Segment Start: SOURCE RECORDS
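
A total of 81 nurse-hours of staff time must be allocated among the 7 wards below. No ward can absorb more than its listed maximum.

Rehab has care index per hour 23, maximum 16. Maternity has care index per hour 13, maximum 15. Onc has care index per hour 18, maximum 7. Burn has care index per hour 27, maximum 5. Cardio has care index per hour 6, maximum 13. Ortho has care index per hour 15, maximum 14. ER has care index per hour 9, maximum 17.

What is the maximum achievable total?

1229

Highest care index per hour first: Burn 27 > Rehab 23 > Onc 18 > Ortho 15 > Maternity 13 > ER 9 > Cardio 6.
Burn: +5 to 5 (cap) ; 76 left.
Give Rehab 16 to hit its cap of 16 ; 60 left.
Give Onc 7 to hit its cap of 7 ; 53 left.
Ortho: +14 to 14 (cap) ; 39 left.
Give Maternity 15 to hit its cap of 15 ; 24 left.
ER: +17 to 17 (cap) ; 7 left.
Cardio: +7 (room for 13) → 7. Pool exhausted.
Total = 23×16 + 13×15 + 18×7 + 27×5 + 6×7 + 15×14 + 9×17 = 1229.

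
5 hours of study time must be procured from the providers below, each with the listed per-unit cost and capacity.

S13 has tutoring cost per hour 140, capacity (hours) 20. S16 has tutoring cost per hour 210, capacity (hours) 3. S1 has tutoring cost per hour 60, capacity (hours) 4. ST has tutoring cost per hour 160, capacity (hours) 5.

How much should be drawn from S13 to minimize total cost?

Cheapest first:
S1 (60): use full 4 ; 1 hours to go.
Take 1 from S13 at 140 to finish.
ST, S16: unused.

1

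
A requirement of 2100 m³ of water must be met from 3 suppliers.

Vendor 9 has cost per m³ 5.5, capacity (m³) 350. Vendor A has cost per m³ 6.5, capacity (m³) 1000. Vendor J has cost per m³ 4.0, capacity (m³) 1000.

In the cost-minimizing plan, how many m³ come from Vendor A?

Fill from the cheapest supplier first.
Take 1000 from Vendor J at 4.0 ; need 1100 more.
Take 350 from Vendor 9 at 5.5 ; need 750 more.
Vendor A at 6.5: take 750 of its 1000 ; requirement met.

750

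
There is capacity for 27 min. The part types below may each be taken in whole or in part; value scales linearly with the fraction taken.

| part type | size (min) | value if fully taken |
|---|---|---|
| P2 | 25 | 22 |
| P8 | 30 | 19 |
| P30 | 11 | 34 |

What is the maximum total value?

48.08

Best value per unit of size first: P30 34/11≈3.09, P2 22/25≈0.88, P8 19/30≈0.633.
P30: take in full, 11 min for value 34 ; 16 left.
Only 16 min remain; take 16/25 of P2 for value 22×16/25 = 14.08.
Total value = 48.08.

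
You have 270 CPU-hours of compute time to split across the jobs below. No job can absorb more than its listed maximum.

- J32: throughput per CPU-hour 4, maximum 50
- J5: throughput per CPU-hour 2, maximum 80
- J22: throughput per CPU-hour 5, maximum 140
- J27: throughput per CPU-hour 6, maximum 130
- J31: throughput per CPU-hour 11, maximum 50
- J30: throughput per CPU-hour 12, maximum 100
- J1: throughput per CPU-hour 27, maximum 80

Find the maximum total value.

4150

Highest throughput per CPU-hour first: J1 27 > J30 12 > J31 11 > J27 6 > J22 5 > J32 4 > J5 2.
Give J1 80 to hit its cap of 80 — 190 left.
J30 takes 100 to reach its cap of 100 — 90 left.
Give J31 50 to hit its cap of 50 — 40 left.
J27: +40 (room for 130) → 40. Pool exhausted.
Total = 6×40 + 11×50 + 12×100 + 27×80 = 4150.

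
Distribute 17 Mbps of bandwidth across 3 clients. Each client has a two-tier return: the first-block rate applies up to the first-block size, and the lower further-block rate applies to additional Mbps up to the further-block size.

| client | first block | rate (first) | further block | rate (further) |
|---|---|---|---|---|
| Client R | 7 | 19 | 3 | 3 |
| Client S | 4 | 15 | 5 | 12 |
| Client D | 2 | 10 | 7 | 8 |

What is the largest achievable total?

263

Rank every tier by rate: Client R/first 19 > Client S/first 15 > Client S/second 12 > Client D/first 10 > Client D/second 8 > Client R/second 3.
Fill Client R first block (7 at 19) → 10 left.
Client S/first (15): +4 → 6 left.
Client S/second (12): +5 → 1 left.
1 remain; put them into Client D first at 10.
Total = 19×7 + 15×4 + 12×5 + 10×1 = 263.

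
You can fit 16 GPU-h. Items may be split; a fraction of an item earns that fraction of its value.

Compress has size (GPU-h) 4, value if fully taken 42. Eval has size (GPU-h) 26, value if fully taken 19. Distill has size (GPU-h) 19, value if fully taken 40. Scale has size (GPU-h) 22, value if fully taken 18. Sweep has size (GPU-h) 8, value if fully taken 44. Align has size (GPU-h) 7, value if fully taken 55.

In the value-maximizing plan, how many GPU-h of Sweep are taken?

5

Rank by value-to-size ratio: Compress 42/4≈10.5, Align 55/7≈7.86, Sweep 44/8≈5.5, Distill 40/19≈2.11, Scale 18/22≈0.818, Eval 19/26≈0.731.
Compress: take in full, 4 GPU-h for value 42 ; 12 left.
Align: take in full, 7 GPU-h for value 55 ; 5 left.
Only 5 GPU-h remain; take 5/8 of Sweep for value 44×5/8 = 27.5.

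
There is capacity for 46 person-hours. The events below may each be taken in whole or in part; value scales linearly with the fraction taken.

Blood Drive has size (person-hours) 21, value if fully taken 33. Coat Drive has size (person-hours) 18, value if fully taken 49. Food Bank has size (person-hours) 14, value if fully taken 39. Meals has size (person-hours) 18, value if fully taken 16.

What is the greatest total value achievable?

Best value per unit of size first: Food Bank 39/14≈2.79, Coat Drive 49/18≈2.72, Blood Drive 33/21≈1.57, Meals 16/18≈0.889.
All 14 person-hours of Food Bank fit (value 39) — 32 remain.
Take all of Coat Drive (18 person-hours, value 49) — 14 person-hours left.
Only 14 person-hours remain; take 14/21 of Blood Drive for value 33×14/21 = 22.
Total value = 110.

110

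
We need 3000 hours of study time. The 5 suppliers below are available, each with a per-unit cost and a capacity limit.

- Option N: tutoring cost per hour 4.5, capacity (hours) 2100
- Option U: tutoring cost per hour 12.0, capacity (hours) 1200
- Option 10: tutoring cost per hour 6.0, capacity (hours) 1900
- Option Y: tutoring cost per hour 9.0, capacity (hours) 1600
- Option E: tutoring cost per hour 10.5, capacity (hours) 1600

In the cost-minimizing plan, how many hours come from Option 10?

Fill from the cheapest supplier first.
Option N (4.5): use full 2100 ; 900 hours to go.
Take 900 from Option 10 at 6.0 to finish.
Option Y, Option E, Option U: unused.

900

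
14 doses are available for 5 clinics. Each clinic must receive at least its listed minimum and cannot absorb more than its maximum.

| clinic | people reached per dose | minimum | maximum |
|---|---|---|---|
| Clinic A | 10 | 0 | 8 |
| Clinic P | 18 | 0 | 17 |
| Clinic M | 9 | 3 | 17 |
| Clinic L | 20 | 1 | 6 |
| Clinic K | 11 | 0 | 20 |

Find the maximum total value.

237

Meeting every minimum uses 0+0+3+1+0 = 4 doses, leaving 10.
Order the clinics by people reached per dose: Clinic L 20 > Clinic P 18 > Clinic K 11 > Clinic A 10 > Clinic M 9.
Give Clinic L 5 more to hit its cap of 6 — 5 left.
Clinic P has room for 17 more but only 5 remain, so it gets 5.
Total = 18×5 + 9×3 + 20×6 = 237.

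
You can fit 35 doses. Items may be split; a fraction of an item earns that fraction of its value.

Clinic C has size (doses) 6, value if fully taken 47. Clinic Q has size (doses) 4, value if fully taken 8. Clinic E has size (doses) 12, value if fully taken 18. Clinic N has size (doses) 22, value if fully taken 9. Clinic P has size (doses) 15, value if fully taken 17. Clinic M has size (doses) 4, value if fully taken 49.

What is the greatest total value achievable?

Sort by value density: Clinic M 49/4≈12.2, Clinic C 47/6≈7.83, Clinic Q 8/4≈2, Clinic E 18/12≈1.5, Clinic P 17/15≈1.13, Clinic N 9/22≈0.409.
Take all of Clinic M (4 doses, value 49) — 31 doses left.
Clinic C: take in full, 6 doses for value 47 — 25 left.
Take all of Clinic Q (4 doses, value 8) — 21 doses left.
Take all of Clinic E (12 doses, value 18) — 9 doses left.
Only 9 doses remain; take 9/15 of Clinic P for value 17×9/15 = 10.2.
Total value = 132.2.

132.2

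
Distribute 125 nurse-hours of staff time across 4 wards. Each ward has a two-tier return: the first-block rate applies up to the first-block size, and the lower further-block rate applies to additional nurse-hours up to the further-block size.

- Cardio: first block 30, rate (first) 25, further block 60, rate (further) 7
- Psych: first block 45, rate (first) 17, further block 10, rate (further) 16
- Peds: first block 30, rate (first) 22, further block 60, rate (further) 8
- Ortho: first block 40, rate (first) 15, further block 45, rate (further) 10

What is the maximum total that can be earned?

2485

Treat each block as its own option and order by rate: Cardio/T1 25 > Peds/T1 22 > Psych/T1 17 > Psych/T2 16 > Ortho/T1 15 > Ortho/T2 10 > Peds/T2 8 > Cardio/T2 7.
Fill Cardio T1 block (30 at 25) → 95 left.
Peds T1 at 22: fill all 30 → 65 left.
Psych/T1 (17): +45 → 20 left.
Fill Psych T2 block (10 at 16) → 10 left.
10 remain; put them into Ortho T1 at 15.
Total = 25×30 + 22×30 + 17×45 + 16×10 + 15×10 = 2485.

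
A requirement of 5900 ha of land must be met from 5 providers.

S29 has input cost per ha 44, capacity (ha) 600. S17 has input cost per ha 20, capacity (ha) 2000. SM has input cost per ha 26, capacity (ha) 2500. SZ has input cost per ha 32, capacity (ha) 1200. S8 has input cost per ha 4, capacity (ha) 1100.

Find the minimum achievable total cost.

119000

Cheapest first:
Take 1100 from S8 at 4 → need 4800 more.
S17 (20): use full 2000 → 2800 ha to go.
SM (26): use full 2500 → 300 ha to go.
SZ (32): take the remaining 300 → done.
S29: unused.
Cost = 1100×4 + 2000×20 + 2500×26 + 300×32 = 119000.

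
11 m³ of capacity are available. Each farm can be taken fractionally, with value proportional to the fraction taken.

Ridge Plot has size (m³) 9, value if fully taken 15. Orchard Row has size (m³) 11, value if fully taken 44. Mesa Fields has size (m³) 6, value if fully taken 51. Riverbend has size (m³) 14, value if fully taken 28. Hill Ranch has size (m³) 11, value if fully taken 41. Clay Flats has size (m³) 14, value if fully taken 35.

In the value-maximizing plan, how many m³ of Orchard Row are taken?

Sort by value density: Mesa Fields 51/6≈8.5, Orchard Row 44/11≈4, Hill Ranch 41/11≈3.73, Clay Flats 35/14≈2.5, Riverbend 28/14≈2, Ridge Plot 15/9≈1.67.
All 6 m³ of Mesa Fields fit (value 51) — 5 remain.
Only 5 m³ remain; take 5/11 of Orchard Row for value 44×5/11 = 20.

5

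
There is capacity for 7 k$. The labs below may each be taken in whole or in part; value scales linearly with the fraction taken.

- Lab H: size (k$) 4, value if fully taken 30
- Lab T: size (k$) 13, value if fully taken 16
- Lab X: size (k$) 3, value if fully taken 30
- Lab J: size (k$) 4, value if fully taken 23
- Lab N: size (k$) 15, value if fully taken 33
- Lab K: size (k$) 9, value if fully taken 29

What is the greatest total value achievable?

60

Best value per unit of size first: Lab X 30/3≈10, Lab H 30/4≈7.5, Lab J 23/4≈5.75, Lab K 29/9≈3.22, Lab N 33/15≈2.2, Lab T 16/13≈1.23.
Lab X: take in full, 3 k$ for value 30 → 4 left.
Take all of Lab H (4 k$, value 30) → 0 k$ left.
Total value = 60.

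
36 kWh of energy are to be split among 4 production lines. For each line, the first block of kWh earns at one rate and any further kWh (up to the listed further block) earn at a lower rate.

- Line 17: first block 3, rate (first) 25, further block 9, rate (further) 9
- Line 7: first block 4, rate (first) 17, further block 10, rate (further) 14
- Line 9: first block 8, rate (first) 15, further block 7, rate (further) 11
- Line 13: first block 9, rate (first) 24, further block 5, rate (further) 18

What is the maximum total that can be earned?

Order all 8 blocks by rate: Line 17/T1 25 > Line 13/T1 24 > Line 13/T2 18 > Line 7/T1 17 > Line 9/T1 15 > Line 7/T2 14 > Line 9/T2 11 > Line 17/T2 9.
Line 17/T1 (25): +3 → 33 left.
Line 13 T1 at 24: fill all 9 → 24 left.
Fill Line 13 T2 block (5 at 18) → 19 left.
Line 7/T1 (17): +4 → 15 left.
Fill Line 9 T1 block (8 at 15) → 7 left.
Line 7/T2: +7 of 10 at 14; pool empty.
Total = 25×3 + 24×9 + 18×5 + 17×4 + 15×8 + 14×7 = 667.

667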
Segment End: SOURCE RECORDS
> _THE TASK_: Of the entries listed above, reproduce only the lines starting at the line containing "In the value-maximizing plan, how many m³" and ending at the line containing "There is capacity for 7". Include both, exactly as they stand.

> _WRITTEN REPLY_:
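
In the value-maximizing plan, how many m³ of Orchard Row are taken?

Sort by value density: Mesa Fields 51/6≈8.5, Orchard Row 44/11≈4, Hill Ranch 41/11≈3.73, Clay Flats 35/14≈2.5, Riverbend 28/14≈2, Ridge Plot 15/9≈1.67.
All 6 m³ of Mesa Fields fit (value 51) — 5 remain.
Only 5 m³ remain; take 5/11 of Orchard Row for value 44×5/11 = 20.

5

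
There is capacity for 7 k$. The labs below may each be taken in whole or in part; value scales linearly with the fraction taken.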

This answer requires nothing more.